» **Exercise requirements**
Your answer should contain every line of the records, transcribed word for word.
====== Source material ======
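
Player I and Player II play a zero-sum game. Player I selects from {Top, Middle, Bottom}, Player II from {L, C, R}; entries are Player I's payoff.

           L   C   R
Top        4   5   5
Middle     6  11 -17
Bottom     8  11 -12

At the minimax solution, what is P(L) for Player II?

17/21

Row minima: Top → 4, Middle → -17, Bottom → -12; maximin = 4.
Column maxima: L → 8, C → 11, R → 5; minimax = 5.
4 ≠ 5, so there is no saddle point; optimal play is mixed.
C is strictly dominated by L (it gives Player I strictly more in every row), so Player II never plays it.
With C eliminated, Middle is strictly dominated by Bottom (Bottom gives Player I strictly more in every remaining column), so Player I never plays it.
On the remaining 2×2 (Top, Bottom vs L, R):
Let Player I play Top with probability p. Expected payoff against L: 4p + 8(1−p) = −4p + 8; against R: 5p + (-12)(1−p) = 17p − 12.
Setting these equal: −4p + 8 = 17p − 12 ⇒ −21p = -20 ⇒ p = 20/21, and the value is (-4)·(20/21) + 8 = 88/21.
For Player II: with q = P(L), equating Top's and Bottom's payoffs gives −q + 5 = 20q − 12 ⇒ q = 17/21.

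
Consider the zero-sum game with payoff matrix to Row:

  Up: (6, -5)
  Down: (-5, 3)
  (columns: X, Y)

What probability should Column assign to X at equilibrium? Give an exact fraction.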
======
» **Task response**
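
Player I and Player II play a zero-sum game. Player I selects from {Top, Middle, Bottom}, Player II from {L, C, R}; entries are Player I's payoff.

           L   C   R
Top        4   5   5
Middle     6  11 -17
Bottom     8  11 -12

At the minimax solution, what is P(L) for Player II?

17/21

Row minima: Top → 4, Middle → -17, Bottom → -12; maximin = 4.
Column maxima: L → 8, C → 11, R → 5; minimax = 5.
4 ≠ 5, so there is no saddle point; optimal play is mixed.
C is strictly dominated by L (it gives Player I strictly more in every row), so Player II never plays it.
With C eliminated, Middle is strictly dominated by Bottom (Bottom gives Player I strictly more in every remaining column), so Player I never plays it.
On the remaining 2×2 (Top, Bottom vs L, R):
Let Player I play Top with probability p. Expected payoff against L: 4p + 8(1−p) = −4p + 8; against R: 5p + (-12)(1−p) = 17p − 12.
Setting these equal: −4p + 8 = 17p − 12 ⇒ −21p = -20 ⇒ p = 20/21, and the value is (-4)·(20/21) + 8 = 88/21.
For Player II: with q = P(L), equating Top's and Bottom's payoffs gives −q + 5 = 20q − 12 ⇒ q = 17/21.

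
Consider the zero-sum game with payoff matrix to Row:

  Up: (6, -5)
  Down: (-5, 3)
  (columns: X, Y)

What probability should Column assign to X at equilibrium? Give an exact fraction.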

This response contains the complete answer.